[GOAL OF THE EXERCISE]
Please copy each line below that contains the string "Answer".

[DATA TO PROCESS]
========================

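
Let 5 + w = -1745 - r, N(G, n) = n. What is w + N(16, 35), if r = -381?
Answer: -1334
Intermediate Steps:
w = -1369 (w = -5 + (-1745 - 1*(-381)) = -5 + (-1745 + 381) = -5 - 1364 = -1369)
w + N(16, 35) = -1369 + 35 = -1334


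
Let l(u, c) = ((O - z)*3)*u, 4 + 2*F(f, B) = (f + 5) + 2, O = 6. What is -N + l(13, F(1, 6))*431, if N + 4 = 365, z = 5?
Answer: 16448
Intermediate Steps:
N = 361 (N = -4 + 365 = 361)
F(f, B) = 3/2 + f/2 (F(f, B) = -2 + ((f + 5) + 2)/2 = -2 + ((5 + f) + 2)/2 = -2 + (7 + f)/2 = -2 + (7/2 + f/2) = 3/2 + f/2)
l(u, c) = 3*u (l(u, c) = ((6 - 1*5)*3)*u = ((6 - 5)*3)*u = (1*3)*u = 3*u)
-N + l(13, F(1, 6))*431 = -1*361 + (3*13)*431 = -361 + 39*431 = -361 + 16809 = 16448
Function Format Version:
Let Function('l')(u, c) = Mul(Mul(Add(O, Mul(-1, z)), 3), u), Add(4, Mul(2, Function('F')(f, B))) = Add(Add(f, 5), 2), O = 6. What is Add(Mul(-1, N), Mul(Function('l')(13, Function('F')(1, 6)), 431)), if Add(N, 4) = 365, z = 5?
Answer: 16448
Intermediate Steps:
N = 361 (N = Add(-4, 365) = 361)
Function('F')(f, B) = Add(Rational(3, 2), Mul(Rational(1, 2), f)) (Function('F')(f, B) = Add(-2, Mul(Rational(1, 2), Add(Add(f, 5), 2))) = Add(-2, Mul(Rational(1, 2), Add(Add(5, f), 2))) = Add(-2, Mul(Rational(1, 2), Add(7, f))) = Add(-2, Add(Rational(7, 2), Mul(Rational(1, 2), f))) = Add(Rational(3, 2), Mul(Rational(1, 2), f)))
Function('l')(u, c) = Mul(3, u) (Function('l')(u, c) = Mul(Mul(Add(6, Mul(-1, 5)), 3), u) = Mul(Mul(Add(6, -5), 3), u) = Mul(Mul(1, 3), u) = Mul(3, u))
Add(Mul(-1, N), Mul(Function('l')(13, Function('F')(1, 6)), 431)) = Add(Mul(-1, 361), Mul(Mul(3, 13), 431)) = Add(-361, Mul(39, 431)) = Add(-361, 16809) = 16448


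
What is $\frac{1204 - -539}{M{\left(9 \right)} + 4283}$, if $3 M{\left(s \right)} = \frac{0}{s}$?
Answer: $\frac{1743}{4283} \approx 0.40696$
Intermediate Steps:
$M{\left(s \right)} = 0$ ($M{\left(s \right)} = \frac{0 \frac{1}{s}}{3} = \frac{1}{3} \cdot 0 = 0$)
$\frac{1204 - -539}{M{\left(9 \right)} + 4283} = \frac{1204 - -539}{0 + 4283} = \frac{1204 + \left(-1959 + 2498\right)}{4283} = \left(1204 + 539\right) \frac{1}{4283} = 1743 \cdot \frac{1}{4283} = \frac{1743}{4283}$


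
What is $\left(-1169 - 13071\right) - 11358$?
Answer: $-25598$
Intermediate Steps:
$\left(-1169 - 13071\right) - 11358 = -14240 + \left(-16931 + 5573\right) = -14240 - 11358 = -25598$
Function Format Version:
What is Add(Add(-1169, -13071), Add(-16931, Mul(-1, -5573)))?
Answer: -25598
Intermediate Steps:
Add(Add(-1169, -13071), Add(-16931, Mul(-1, -5573))) = Add(-14240, Add(-16931, 5573)) = Add(-14240, -11358) = -25598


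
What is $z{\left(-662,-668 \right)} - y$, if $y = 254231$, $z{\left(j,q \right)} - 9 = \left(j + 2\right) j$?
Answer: $182698$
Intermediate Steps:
$z{\left(j,q \right)} = 9 + j \left(2 + j\right)$ ($z{\left(j,q \right)} = 9 + \left(j + 2\right) j = 9 + \left(2 + j\right) j = 9 + j \left(2 + j\right)$)
$z{\left(-662,-668 \right)} - y = \left(9 + \left(-662\right)^{2} + 2 \left(-662\right)\right) - 254231 = \left(9 + 438244 - 1324\right) - 254231 = 436929 - 254231 = 182698$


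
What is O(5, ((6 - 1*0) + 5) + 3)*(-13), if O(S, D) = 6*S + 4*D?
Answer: -1118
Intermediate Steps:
O(S, D) = 4*D + 6*S
O(5, ((6 - 1*0) + 5) + 3)*(-13) = (4*(((6 - 1*0) + 5) + 3) + 6*5)*(-13) = (4*(((6 + 0) + 5) + 3) + 30)*(-13) = (4*((6 + 5) + 3) + 30)*(-13) = (4*(11 + 3) + 30)*(-13) = (4*14 + 30)*(-13) = (56 + 30)*(-13) = 86*(-13) = -1118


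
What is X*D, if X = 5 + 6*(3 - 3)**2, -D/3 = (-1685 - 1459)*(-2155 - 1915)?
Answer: -191941200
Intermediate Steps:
D = -38388240 (D = -3*(-1685 - 1459)*(-2155 - 1915) = -(-9432)*(-4070) = -3*12796080 = -38388240)
X = 5 (X = 5 + 6*0**2 = 5 + 6*0 = 5 + 0 = 5)
X*D = 5*(-38388240) = -191941200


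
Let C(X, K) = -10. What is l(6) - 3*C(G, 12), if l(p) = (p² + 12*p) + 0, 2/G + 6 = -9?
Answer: 138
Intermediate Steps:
G = -2/15 (G = 2/(-6 - 9) = 2/(-15) = 2*(-1/15) = -2/15 ≈ -0.13333)
l(p) = p² + 12*p
l(6) - 3*C(G, 12) = 6*(12 + 6) - 3*(-10) = 6*18 + 30 = 108 + 30 = 138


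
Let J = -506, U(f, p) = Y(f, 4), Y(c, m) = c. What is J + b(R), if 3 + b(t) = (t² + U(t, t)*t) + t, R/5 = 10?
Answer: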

========================

[RESPONSE TO THIS EXERCISE]
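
Answer: -1334
Answer: 16448
Answer: 16448
Answer: $\frac{1743}{4283} \approx 0.40696$
Answer: $-25598$
Answer: -25598
Answer: $182698$
Answer: -1118
Answer: -191941200
Answer: 138
Answer: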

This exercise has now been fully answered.